Collected data entries:
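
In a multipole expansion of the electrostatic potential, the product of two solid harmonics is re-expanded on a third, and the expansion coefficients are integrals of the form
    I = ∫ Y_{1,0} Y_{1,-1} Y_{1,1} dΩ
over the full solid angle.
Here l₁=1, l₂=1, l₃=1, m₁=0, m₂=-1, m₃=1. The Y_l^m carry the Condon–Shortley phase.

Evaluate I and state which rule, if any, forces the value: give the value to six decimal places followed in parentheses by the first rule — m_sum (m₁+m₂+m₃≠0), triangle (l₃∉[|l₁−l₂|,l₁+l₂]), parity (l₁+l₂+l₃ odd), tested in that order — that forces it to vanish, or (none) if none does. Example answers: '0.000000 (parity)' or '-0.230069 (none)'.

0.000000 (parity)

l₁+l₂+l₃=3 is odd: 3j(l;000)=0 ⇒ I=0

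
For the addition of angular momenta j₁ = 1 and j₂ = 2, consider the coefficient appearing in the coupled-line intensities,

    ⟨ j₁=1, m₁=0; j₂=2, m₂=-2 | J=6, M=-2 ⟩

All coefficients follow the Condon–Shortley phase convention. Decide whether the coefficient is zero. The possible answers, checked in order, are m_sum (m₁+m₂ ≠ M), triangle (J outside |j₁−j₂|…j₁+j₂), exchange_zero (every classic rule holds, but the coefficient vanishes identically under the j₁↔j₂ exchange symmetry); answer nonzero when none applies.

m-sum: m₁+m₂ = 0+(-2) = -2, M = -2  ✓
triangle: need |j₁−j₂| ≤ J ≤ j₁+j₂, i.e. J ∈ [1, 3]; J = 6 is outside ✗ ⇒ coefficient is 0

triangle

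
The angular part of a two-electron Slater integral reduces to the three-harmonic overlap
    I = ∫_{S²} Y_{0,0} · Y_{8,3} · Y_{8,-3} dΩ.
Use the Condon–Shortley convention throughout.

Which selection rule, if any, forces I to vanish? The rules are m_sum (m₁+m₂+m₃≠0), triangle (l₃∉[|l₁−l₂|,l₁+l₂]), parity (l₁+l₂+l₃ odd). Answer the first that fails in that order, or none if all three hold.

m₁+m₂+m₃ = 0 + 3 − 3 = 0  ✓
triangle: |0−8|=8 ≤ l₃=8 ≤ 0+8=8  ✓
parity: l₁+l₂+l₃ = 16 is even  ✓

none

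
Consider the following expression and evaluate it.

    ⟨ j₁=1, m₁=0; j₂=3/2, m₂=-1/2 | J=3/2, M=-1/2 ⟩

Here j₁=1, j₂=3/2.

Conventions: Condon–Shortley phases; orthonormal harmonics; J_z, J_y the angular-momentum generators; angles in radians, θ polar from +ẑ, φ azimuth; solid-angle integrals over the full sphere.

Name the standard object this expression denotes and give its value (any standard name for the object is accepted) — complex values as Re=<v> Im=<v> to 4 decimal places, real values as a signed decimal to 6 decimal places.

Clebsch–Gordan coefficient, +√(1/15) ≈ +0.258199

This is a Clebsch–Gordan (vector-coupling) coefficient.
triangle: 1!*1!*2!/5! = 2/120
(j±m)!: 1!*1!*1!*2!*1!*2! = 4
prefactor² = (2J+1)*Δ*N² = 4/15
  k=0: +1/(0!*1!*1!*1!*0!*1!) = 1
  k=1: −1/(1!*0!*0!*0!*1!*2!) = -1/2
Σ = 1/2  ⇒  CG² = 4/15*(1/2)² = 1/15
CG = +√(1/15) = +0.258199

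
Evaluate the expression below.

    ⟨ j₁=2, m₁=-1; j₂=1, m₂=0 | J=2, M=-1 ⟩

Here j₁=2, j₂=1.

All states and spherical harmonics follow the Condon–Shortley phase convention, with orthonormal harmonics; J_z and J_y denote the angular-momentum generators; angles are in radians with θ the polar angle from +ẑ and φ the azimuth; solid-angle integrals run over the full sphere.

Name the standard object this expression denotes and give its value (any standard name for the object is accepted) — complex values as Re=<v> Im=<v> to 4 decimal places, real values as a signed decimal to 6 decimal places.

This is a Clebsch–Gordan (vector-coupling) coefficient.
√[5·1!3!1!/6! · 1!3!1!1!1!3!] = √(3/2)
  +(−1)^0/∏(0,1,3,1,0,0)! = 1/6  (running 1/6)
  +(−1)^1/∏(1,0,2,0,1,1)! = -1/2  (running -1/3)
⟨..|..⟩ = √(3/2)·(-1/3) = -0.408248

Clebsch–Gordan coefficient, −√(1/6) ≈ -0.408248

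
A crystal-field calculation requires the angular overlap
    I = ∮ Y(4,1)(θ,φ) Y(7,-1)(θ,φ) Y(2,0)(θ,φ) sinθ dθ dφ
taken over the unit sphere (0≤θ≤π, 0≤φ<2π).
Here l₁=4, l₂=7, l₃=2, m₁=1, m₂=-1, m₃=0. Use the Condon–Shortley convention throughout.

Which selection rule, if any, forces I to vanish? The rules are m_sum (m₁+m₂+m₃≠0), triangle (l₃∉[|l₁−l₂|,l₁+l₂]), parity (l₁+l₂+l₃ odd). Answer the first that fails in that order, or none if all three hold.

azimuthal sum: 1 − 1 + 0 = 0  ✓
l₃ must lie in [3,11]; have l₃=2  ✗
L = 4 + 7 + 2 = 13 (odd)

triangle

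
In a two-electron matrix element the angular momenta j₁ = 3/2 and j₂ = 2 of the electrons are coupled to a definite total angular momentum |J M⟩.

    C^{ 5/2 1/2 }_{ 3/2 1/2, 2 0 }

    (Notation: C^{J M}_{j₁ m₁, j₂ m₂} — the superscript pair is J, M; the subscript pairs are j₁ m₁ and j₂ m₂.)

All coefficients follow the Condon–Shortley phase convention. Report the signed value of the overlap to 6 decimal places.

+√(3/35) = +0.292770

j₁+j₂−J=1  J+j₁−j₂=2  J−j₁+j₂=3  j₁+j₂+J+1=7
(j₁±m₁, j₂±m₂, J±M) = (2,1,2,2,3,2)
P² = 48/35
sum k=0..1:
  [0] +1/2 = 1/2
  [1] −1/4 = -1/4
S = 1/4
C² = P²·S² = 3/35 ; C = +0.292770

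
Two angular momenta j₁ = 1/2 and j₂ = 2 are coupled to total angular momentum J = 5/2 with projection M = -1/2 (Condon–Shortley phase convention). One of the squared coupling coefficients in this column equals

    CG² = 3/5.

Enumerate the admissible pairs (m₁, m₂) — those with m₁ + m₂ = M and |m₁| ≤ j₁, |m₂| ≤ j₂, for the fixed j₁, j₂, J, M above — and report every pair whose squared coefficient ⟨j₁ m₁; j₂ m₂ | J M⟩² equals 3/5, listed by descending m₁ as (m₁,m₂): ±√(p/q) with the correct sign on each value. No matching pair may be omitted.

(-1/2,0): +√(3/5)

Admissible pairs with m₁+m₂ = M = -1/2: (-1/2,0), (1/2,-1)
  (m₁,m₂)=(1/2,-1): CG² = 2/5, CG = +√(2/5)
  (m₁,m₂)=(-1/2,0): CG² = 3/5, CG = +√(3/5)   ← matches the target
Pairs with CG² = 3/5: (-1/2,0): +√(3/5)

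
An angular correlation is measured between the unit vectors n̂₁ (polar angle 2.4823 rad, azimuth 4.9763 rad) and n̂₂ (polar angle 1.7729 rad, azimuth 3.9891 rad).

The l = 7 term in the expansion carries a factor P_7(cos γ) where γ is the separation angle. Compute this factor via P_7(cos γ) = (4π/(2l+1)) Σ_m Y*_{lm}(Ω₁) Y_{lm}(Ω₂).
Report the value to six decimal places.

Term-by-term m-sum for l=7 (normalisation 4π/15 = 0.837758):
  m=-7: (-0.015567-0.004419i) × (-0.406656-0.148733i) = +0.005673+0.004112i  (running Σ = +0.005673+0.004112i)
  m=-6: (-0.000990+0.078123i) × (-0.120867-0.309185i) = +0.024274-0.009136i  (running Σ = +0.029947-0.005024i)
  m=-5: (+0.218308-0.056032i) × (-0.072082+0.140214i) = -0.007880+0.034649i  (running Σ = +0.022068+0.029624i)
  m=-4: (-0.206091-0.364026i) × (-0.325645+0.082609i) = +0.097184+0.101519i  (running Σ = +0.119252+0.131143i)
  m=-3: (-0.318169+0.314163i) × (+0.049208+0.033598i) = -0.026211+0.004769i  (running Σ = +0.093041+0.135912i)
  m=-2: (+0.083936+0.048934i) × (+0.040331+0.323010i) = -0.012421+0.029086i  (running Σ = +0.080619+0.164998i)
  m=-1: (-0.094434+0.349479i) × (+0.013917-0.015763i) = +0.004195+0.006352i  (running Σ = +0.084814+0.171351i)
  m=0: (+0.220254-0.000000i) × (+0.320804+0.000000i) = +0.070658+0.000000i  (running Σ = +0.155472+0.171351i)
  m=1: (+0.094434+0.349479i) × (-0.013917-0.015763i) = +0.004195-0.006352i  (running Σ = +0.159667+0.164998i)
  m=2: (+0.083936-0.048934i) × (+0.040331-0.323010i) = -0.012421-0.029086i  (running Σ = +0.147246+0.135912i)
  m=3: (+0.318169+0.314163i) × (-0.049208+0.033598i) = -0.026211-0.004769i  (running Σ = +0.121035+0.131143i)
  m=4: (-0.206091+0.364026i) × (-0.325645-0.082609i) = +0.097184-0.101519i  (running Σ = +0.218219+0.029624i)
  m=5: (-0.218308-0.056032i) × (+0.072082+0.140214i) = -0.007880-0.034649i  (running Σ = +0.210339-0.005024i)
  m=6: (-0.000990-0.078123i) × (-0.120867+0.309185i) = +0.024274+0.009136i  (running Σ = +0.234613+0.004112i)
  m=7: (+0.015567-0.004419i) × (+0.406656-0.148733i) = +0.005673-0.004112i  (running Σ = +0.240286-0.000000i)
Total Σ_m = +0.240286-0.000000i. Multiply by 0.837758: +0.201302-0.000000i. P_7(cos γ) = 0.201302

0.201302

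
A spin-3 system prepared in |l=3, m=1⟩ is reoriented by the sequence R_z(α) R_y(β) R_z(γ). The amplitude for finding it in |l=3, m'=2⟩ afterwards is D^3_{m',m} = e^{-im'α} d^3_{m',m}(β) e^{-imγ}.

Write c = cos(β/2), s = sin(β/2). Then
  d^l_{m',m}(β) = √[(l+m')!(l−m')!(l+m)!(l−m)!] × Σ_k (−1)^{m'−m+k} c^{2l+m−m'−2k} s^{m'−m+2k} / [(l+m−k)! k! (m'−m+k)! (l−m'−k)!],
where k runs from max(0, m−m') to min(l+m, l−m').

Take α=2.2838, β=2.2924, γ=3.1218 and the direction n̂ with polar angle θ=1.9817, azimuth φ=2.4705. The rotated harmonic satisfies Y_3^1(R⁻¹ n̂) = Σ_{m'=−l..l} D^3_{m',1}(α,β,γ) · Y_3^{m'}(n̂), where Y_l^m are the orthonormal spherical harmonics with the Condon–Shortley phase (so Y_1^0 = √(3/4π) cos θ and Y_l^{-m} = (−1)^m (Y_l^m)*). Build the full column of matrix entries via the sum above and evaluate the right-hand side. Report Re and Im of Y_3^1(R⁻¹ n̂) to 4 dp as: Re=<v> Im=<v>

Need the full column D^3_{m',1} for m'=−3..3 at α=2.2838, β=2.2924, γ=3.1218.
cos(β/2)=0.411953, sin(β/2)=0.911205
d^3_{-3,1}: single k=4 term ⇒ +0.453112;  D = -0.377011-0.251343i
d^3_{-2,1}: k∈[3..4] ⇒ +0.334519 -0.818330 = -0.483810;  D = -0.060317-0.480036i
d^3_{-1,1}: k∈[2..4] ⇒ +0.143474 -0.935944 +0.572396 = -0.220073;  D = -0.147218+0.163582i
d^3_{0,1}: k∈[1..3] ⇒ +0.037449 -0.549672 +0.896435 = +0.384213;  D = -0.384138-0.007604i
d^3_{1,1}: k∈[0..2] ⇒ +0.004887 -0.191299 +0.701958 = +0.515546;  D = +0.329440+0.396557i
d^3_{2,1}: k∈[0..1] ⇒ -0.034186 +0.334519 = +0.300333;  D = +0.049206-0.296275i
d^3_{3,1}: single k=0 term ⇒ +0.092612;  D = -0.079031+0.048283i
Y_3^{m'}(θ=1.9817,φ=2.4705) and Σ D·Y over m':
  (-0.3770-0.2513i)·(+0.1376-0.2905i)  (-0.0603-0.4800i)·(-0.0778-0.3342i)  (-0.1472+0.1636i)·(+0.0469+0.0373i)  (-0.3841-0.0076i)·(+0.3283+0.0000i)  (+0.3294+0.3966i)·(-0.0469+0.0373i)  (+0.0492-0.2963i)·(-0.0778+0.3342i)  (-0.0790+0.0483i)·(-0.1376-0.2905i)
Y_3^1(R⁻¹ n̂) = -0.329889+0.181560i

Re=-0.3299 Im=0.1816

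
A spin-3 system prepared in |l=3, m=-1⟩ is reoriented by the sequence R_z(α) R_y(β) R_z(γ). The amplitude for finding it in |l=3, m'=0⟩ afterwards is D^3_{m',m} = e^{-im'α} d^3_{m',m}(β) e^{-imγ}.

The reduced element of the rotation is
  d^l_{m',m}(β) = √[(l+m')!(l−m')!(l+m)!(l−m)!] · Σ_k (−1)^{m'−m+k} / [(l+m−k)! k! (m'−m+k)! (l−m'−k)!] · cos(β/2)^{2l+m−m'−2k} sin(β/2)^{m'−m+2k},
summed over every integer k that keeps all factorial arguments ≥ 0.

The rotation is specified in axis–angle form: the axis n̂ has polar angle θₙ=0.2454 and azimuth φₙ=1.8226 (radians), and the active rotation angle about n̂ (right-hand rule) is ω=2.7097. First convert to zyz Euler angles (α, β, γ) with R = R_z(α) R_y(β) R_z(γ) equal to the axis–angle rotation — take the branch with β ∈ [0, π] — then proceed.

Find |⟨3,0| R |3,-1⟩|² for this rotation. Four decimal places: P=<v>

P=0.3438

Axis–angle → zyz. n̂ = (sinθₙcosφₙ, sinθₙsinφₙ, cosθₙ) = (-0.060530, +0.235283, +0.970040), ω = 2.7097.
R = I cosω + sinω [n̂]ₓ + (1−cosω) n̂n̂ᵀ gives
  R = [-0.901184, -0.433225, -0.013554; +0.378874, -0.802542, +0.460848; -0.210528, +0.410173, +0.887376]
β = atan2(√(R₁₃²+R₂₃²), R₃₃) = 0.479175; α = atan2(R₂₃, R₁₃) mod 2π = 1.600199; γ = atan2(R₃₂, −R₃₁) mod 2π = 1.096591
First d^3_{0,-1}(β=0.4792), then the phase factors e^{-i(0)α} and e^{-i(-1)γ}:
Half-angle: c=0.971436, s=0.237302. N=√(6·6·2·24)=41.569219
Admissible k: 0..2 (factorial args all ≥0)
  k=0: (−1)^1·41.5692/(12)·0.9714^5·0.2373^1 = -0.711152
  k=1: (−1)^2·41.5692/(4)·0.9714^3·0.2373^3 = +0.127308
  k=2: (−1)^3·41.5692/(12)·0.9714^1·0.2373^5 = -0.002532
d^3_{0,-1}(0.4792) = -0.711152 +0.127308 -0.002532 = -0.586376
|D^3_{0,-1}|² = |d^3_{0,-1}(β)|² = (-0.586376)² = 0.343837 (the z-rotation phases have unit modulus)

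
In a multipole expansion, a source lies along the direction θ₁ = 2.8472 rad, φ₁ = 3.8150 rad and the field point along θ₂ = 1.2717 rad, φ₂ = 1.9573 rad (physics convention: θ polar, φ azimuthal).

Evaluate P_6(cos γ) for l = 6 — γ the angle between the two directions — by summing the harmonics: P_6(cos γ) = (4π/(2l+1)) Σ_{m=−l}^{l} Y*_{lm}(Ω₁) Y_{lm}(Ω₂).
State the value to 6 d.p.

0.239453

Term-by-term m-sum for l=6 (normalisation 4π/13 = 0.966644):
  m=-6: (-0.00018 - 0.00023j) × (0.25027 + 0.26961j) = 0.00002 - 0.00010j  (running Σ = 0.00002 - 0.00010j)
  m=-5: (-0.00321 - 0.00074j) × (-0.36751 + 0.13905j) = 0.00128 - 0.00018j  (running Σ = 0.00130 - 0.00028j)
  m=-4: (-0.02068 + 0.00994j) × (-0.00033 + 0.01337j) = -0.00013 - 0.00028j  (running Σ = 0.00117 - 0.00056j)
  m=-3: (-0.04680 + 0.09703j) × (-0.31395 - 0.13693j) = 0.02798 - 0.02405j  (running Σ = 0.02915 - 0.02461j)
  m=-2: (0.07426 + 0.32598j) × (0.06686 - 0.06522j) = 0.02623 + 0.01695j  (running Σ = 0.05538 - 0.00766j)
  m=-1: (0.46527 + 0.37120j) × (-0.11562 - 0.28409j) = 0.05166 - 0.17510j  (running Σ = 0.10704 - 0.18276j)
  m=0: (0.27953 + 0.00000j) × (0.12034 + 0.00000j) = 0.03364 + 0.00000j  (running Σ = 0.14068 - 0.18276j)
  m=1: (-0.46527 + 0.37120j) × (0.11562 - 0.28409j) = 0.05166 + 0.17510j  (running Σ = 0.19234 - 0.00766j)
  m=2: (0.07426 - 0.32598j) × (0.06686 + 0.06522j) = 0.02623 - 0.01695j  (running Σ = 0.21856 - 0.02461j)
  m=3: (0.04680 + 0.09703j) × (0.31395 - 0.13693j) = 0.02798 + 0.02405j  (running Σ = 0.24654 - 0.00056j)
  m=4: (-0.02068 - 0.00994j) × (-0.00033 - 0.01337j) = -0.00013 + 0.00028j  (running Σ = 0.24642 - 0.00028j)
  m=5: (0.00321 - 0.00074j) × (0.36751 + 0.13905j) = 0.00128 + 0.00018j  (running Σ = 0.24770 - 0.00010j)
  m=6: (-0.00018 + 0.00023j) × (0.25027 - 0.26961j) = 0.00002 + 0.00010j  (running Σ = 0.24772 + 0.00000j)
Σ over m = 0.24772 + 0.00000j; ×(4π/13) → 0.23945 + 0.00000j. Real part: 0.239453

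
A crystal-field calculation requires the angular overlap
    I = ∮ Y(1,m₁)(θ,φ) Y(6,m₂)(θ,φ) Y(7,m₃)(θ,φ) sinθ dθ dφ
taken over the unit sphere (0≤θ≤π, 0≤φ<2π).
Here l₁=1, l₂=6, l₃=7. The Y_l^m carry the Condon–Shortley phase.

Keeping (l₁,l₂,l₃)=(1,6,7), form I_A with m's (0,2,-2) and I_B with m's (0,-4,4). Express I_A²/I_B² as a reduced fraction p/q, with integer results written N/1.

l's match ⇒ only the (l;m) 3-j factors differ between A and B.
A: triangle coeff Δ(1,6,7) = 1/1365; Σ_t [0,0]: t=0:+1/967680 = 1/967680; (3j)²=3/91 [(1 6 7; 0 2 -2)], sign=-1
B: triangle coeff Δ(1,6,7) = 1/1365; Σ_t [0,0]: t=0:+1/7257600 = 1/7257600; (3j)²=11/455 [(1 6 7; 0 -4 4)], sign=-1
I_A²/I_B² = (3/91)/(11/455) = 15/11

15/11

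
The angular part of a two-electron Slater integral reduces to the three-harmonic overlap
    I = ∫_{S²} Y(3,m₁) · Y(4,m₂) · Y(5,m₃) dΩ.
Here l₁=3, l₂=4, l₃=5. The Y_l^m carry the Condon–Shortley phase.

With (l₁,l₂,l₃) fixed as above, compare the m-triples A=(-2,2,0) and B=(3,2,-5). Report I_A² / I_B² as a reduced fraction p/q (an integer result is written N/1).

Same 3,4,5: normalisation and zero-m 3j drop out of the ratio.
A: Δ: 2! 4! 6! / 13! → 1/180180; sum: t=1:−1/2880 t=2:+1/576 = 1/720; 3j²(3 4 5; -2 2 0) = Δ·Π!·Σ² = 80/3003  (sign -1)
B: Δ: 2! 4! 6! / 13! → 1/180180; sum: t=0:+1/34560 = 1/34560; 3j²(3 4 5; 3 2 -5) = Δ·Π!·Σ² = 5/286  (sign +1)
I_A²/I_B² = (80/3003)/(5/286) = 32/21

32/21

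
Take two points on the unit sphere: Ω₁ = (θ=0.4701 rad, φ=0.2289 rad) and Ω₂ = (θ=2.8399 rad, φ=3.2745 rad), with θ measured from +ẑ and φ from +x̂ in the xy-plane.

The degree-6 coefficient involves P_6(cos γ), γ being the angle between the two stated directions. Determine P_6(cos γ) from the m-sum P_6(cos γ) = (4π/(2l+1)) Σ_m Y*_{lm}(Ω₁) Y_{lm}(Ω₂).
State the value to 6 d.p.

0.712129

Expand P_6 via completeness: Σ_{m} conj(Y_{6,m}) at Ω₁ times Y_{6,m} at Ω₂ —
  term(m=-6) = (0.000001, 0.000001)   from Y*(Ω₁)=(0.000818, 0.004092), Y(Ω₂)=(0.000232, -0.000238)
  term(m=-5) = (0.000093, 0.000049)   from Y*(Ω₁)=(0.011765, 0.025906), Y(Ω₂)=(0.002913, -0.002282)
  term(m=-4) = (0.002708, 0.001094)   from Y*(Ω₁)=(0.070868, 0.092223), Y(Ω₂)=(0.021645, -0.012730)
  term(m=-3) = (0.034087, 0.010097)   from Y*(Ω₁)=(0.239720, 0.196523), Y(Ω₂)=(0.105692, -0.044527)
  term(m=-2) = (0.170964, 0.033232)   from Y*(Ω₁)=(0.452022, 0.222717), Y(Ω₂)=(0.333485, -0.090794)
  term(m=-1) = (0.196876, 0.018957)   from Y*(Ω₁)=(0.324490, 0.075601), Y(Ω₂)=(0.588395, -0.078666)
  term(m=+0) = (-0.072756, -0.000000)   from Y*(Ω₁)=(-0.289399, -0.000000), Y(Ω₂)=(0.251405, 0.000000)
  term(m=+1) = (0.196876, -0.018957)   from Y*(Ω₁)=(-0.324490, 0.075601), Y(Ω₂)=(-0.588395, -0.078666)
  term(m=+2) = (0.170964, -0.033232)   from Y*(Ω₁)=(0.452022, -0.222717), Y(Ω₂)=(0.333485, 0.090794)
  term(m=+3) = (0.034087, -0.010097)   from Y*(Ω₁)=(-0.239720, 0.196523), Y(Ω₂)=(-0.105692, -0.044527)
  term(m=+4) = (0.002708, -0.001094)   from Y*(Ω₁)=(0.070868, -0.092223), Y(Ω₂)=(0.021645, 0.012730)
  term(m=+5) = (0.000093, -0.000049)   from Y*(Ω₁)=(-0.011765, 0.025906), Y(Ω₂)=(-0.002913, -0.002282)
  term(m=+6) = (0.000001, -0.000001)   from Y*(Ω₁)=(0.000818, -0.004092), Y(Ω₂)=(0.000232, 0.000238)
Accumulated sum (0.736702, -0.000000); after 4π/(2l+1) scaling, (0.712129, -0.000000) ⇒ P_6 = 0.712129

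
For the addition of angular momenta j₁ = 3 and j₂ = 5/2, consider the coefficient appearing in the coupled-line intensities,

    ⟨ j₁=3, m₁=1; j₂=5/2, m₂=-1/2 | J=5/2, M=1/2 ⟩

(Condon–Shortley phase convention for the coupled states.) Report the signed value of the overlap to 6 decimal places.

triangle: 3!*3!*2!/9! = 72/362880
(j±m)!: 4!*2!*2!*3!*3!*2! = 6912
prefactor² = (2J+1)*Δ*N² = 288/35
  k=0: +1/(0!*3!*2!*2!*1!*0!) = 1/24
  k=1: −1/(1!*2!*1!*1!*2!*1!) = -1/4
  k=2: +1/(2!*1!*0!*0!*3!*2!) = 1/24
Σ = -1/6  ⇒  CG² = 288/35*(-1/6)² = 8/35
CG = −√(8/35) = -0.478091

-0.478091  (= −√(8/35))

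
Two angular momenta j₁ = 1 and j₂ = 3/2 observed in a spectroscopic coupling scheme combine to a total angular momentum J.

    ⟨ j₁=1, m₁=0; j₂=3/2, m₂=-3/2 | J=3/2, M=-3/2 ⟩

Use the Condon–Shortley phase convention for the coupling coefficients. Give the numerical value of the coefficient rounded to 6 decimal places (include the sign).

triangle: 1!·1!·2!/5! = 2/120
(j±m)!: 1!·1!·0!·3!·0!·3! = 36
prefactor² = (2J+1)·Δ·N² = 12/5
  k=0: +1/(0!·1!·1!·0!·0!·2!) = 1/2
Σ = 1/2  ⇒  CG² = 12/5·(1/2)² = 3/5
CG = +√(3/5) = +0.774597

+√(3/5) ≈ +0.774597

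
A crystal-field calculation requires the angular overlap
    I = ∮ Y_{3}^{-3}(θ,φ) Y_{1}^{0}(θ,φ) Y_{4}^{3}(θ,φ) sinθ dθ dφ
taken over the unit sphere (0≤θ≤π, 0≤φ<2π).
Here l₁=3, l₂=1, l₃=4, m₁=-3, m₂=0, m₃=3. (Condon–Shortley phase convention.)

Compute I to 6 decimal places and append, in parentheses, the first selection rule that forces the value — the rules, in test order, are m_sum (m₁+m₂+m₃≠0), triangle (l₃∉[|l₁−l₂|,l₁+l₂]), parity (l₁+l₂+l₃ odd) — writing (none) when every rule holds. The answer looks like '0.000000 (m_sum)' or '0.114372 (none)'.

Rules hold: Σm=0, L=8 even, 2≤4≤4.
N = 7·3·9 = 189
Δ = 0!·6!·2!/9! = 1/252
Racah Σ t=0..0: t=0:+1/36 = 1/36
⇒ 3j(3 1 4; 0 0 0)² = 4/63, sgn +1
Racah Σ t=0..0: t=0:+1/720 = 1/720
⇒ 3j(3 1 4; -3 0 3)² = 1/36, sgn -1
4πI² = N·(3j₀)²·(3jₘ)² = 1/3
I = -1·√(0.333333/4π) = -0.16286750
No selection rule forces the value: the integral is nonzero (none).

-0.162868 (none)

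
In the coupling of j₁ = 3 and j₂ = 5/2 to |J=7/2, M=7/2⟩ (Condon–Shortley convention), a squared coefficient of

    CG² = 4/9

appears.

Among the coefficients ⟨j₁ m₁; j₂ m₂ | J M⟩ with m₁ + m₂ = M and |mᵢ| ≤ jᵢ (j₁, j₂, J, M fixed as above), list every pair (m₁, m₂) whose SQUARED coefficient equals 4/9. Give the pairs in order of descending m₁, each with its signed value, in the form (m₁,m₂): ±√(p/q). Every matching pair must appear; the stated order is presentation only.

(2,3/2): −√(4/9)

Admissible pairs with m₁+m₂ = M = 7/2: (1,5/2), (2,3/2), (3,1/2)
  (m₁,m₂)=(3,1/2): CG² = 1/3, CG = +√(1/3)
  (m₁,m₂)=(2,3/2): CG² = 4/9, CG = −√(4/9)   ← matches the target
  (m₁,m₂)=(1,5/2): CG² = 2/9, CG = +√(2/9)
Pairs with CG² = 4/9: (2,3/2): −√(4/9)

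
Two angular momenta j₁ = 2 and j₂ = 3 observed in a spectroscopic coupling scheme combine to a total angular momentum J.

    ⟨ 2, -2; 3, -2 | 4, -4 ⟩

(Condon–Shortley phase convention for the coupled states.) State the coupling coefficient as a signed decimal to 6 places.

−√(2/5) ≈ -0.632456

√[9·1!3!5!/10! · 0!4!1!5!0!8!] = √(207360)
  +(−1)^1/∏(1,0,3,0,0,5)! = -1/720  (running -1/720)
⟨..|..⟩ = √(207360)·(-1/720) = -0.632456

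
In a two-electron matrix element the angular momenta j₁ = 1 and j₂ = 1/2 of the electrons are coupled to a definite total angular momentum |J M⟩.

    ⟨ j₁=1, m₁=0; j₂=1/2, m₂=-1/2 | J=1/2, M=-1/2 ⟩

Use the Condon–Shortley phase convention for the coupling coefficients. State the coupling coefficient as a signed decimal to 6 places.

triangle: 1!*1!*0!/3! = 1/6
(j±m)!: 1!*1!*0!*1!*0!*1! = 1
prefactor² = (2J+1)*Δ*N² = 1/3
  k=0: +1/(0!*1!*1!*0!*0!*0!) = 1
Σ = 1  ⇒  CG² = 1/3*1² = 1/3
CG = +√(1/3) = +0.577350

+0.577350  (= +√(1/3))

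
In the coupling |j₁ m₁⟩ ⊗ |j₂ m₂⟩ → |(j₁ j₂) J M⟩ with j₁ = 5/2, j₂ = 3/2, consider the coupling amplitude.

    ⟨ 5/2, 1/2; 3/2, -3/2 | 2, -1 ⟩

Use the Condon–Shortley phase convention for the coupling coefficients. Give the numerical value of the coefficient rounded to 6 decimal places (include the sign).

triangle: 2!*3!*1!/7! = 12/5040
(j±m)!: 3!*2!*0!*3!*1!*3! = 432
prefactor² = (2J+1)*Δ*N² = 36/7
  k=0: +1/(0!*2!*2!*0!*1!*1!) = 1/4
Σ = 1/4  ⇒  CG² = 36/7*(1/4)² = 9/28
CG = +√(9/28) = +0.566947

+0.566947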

| Problem description |
Look above for the line holding "In a multipole expansion, a", then set down exactly that line and every line after it up to and including the line holding "Evaluate P_6(cos γ)", with nothing else.

| Solution for this problem |
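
In a multipole expansion, a source lies along the direction θ₁ = 2.8472 rad, φ₁ = 3.8150 rad and the field point along θ₂ = 1.2717 rad, φ₂ = 1.9573 rad (physics convention: θ polar, φ azimuthal).

Evaluate P_6(cos γ) for l = 6 — γ the angle between the two directions — by summing the harmonics: P_6(cos γ) = (4π/(2l+1)) Σ_{m=−l}^{l} Y*_{lm}(Ω₁) Y_{lm}(Ω₂).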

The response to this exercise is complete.